[DATA SHOWN — start]
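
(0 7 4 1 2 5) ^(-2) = (0 2 4) (1 7 5) 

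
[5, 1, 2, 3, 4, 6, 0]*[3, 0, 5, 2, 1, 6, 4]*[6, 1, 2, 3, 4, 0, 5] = [5, 6, 0, 2, 1, 4, 3]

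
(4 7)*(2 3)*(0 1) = (0 1)(2 3)(4 7)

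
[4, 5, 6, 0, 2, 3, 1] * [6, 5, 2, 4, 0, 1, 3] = [0, 1, 3, 6, 2, 4, 5] 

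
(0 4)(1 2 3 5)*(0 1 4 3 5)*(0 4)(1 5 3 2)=(0 2 3 4 5)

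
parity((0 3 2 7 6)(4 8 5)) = even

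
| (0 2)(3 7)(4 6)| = 2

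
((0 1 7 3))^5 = (0 1 7 3)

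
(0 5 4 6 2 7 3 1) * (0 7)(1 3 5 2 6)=(0 2)(1 7 5 4)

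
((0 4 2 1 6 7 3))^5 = (0 7 1 4 3 6 2)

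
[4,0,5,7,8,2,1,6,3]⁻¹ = [1,6,5,8,0,2,7,3,4]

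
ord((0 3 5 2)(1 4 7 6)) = 4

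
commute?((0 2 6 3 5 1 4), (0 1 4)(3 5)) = no:(0 2 6 3 5 1 4)*(0 1 4)(3 5) = (0 2 6 5 4 1), (0 1 4)(3 5)*(0 2 6 3 5 1 4) = (0 4 2 6 3 1)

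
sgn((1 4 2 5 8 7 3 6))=-1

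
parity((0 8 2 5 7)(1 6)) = odd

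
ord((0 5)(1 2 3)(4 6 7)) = 6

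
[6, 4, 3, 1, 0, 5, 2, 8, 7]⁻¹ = [4, 3, 6, 2, 1, 5, 0, 8, 7]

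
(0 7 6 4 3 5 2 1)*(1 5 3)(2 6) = (0 7 2 5 6 4 1)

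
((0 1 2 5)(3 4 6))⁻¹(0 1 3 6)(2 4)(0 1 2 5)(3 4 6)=(1 2 4 3)(5 6)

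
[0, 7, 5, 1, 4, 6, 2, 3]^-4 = [0, 3, 6, 7, 4, 2, 5, 1]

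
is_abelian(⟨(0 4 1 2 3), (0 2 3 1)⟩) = no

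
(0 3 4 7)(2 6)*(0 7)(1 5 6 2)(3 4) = (0 4)(1 5 6)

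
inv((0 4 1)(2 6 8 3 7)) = (0 1 4)(2 7 3 8 6)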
[DATA SHOWN — finish]
__ABOUT THIS TASK__: No line before the one with "ord((0 3 5 2)(1 4 7 6)) = 4" belongs in the answer; copy that line and the rest of the records exactly.

__COMPLETED TASK__:
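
ord((0 3 5 2)(1 4 7 6)) = 4

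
commute?((0 2 6 3 5 1 4), (0 1 4)(3 5)) = no:(0 2 6 3 5 1 4)*(0 1 4)(3 5) = (0 2 6 5 4 1), (0 1 4)(3 5)*(0 2 6 3 5 1 4) = (0 4 2 6 3 1)

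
sgn((1 4 2 5 8 7 3 6))=-1

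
parity((0 8 2 5 7)(1 6)) = odd

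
ord((0 5)(1 2 3)(4 6 7)) = 6

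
[6, 4, 3, 1, 0, 5, 2, 8, 7]⁻¹ = [4, 3, 6, 2, 1, 5, 0, 8, 7]

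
(0 7 6 4 3 5 2 1)*(1 5 3)(2 6) = (0 7 2 5 6 4 1)

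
((0 1 2 5)(3 4 6))⁻¹(0 1 3 6)(2 4)(0 1 2 5)(3 4 6)=(1 2 4 3)(5 6)

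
[0, 7, 5, 1, 4, 6, 2, 3]^-4 = [0, 3, 6, 7, 4, 2, 5, 1]

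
is_abelian(⟨(0 4 1 2 3), (0 2 3 1)⟩) = no

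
(0 3 4 7)(2 6)*(0 7)(1 5 6 2)(3 4) = (0 4)(1 5 6)

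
inv((0 4 1)(2 6 8 3 7)) = (0 1 4)(2 7 3 8 6)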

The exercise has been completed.